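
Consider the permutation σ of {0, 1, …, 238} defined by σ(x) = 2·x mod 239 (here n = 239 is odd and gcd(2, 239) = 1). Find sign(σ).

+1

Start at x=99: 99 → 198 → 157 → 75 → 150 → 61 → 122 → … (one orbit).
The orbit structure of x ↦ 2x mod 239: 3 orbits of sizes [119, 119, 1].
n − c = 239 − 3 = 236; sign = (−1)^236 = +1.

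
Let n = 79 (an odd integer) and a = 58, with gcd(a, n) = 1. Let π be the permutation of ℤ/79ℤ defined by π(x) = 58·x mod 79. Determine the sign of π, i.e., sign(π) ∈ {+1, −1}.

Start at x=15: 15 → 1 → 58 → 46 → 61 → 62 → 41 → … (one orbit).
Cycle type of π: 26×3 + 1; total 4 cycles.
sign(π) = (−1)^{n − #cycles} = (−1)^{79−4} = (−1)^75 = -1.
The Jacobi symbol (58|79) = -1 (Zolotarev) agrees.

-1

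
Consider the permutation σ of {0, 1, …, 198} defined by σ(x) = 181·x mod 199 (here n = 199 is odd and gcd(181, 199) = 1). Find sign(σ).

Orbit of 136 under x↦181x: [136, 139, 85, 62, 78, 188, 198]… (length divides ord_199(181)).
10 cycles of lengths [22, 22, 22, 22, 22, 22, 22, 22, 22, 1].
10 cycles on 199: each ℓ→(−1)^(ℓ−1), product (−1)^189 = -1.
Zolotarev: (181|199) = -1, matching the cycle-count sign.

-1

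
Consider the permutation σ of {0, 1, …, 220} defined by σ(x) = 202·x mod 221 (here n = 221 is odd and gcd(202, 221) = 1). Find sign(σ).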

:::::

**What the task asks**
Reproduce all the records, exactly and in full.

**Solution for this task**
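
Consider the permutation σ of {0, 1, …, 238} defined by σ(x) = 2·x mod 239 (here n = 239 is odd and gcd(2, 239) = 1). Find sign(σ).

+1

Start at x=99: 99 → 198 → 157 → 75 → 150 → 61 → 122 → … (one orbit).
The orbit structure of x ↦ 2x mod 239: 3 orbits of sizes [119, 119, 1].
n − c = 239 − 3 = 236; sign = (−1)^236 = +1.

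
Let n = 79 (an odd integer) and a = 58, with gcd(a, n) = 1. Let π be the permutation of ℤ/79ℤ defined by π(x) = 58·x mod 79. Determine the sign of π, i.e., sign(π) ∈ {+1, −1}.

Start at x=15: 15 → 1 → 58 → 46 → 61 → 62 → 41 → … (one orbit).
Cycle type of π: 26×3 + 1; total 4 cycles.
sign(π) = (−1)^{n − #cycles} = (−1)^{79−4} = (−1)^75 = -1.
The Jacobi symbol (58|79) = -1 (Zolotarev) agrees.

-1

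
Consider the permutation σ of {0, 1, …, 198} defined by σ(x) = 181·x mod 199 (here n = 199 is odd and gcd(181, 199) = 1). Find sign(σ).

Orbit of 136 under x↦181x: [136, 139, 85, 62, 78, 188, 198]… (length divides ord_199(181)).
10 cycles of lengths [22, 22, 22, 22, 22, 22, 22, 22, 22, 1].
10 cycles on 199: each ℓ→(−1)^(ℓ−1), product (−1)^189 = -1.
Zolotarev: (181|199) = -1, matching the cycle-count sign.

-1

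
Consider the permutation σ of {0, 1, …, 220} defined by σ(x) = 202·x mod 221 (here n = 221 is odd and gcd(202, 221) = 1). Find sign(σ).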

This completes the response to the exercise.